Task to carry out — Using the material below, print the line that contains "Let C(T) = (-13*(T", the line that contains "Answer: 281791375963389/8160412 ≈ 3.4532e+7", and every line in between, exactly and nothing else.
::::
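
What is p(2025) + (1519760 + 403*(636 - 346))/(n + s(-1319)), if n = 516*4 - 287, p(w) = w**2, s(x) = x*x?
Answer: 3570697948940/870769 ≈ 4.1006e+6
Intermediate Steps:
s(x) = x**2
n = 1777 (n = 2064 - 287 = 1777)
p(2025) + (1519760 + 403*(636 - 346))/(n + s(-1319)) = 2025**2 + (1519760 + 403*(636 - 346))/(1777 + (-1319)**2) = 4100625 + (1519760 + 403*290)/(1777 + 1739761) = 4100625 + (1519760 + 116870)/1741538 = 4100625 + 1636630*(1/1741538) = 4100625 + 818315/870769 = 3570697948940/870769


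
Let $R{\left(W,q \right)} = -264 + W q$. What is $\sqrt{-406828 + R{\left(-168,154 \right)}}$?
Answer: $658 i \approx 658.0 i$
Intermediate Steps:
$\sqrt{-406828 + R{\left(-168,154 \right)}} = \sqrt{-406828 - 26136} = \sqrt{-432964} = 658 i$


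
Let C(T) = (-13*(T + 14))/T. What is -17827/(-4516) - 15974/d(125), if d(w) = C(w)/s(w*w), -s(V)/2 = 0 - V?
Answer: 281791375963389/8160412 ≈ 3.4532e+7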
::::
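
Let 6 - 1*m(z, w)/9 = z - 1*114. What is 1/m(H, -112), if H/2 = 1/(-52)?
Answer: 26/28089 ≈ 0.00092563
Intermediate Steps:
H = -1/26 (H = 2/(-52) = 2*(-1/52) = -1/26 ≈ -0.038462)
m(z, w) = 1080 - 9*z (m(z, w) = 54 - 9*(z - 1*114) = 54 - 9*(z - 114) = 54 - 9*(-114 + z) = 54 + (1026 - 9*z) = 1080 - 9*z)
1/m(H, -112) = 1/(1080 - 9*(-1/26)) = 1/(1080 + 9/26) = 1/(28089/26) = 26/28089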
::::
Answer to this problem —
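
Let C(T) = (-13*(T + 14))/T. What is -17827/(-4516) - 15974/d(125), if d(w) = C(w)/s(w*w), -s(V)/2 = 0 - V?
Answer: 281791375963389/8160412 ≈ 3.4532e+7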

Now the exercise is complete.